▸ ABOUT THIS EXERCISE
Every record, from the first to the last, is to be printed again exactly.

▸ DATA TO PROCESS
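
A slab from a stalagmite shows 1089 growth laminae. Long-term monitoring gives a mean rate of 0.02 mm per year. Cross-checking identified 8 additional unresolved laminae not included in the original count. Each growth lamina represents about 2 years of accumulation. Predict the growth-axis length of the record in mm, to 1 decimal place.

43.9 mm

Correcting the raw count gives 1089 + 8 = 1097 true growth laminae.
Multiplying by 2 years per growth lamina: 1097 × 2 = 2194 years.
Predicted length = 0.02 mm/year × 2194 years = 43.9 mm.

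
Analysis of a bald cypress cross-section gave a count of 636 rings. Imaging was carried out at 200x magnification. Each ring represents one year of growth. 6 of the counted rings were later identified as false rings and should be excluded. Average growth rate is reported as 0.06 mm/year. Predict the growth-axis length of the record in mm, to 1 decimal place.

After corrections the count is 636 − 6 = 630 rings.
630 years at 0.06 mm/year gives 0.06 × 630 = 37.8 mm.

37.8 mm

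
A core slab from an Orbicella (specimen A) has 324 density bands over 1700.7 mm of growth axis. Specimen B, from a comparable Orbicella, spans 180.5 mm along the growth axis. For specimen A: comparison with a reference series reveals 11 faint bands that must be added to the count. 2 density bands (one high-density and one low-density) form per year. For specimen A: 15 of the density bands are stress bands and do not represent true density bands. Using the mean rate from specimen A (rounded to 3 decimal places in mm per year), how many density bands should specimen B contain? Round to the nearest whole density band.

34 density bands

Specimen A: after corrections the count is 324 − 15 + 11 = 320 density bands.
Specimen A: with 2 density bands per year, 320 / 2 = 160 years.
A: Extension rate ≈ 1700.7 / 160 = 10.629 mm/year.
Specimen B: 180.5 mm / 10.629 mm per year = 16.98 years; at 2 density bands per year that is 16.98 × 2 ≈ 34 density bands.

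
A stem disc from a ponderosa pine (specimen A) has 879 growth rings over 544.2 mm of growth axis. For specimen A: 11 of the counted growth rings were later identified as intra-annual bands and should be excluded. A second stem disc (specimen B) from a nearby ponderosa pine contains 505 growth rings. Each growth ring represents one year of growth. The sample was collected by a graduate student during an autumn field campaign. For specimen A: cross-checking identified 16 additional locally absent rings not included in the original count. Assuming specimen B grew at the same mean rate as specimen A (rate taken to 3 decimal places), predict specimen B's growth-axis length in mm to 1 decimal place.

Specimen A: adjusted count: 879 − 11 + 16 = 884 growth rings.
A: 544.2 mm over 884 years gives 544.2 / 884 ≈ 0.616 mm/year.
B's length ≈ 0.616 × 505 = 311.1 mm.

311.1 mm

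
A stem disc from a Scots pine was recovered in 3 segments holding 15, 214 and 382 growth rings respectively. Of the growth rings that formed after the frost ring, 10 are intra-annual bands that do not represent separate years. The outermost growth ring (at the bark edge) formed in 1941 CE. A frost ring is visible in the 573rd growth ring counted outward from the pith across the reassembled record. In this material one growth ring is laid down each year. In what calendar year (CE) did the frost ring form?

1913 CE

Total growth rings = 15 + 214 + 382 = 611.
611 − 573 = 38 growth rings lie beyond the frost ring toward the bark edge.
Excluding 10 false growth rings: 38 − 10 = 28.
The growth ring at the bark edge is 1941 CE, so the frost ring dates to 1941 − 28 = 1913 CE.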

▸ EXPECTED ANSWER
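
A slab from a stalagmite shows 1089 growth laminae. Long-term monitoring gives a mean rate of 0.02 mm per year. Cross-checking identified 8 additional unresolved laminae not included in the original count. Each growth lamina represents about 2 years of accumulation. Predict the growth-axis length of the record in mm, to 1 decimal place.

43.9 mm

Correcting the raw count gives 1089 + 8 = 1097 true growth laminae.
Multiplying by 2 years per growth lamina: 1097 × 2 = 2194 years.
Predicted length = 0.02 mm/year × 2194 years = 43.9 mm.

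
Analysis of a bald cypress cross-section gave a count of 636 rings. Imaging was carried out at 200x magnification. Each ring represents one year of growth. 6 of the counted rings were later identified as false rings and should be excluded. Average growth rate is reported as 0.06 mm/year. Predict the growth-axis length of the record in mm, to 1 decimal place.

After corrections the count is 636 − 6 = 630 rings.
630 years at 0.06 mm/year gives 0.06 × 630 = 37.8 mm.

37.8 mm

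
A core slab from an Orbicella (specimen A) has 324 density bands over 1700.7 mm of growth axis. Specimen B, from a comparable Orbicella, spans 180.5 mm along the growth axis. For specimen A: comparison with a reference series reveals 11 faint bands that must be added to the count. 2 density bands (one high-density and one low-density) form per year. For specimen A: 15 of the density bands are stress bands and do not represent true density bands. Using the mean rate from specimen A (rounded to 3 decimal places in mm per year), how many density bands should specimen B contain? Round to the nearest whole density band.

34 density bands

Specimen A: after corrections the count is 324 − 15 + 11 = 320 density bands.
Specimen A: with 2 density bands per year, 320 / 2 = 160 years.
A: Extension rate ≈ 1700.7 / 160 = 10.629 mm/year.
Specimen B: 180.5 mm / 10.629 mm per year = 16.98 years; at 2 density bands per year that is 16.98 × 2 ≈ 34 density bands.

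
A stem disc from a ponderosa pine (specimen A) has 879 growth rings over 544.2 mm of growth axis. For specimen A: 11 of the counted growth rings were later identified as intra-annual bands and should be excluded. A second stem disc (specimen B) from a nearby ponderosa pine contains 505 growth rings. Each growth ring represents one year of growth. The sample was collected by a graduate student during an autumn field campaign. For specimen A: cross-checking identified 16 additional locally absent rings not included in the original count. Assuming specimen B grew at the same mean rate as specimen A (rate taken to 3 decimal places), predict specimen B's growth-axis length in mm to 1 decimal place.

Specimen A: adjusted count: 879 − 11 + 16 = 884 growth rings.
A: 544.2 mm over 884 years gives 544.2 / 884 ≈ 0.616 mm/year.
B's length ≈ 0.616 × 505 = 311.1 mm.

311.1 mm

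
A stem disc from a Scots pine was recovered in 3 segments holding 15, 214 and 382 growth rings respectively. Of the growth rings that formed after the frost ring, 10 are intra-annual bands that do not represent separate years. The outermost growth ring (at the bark edge) formed in 1941 CE. A frost ring is visible in the 573rd growth ring counted outward from the pith across the reassembled record. In this material one growth ring is laid down each year. In what calendar year (CE) did the frost ring form?

1913 CE

Total growth rings = 15 + 214 + 382 = 611.
611 − 573 = 38 growth rings lie beyond the frost ring toward the bark edge.
Excluding 10 false growth rings: 38 − 10 = 28.
The growth ring at the bark edge is 1941 CE, so the frost ring dates to 1941 − 28 = 1913 CE.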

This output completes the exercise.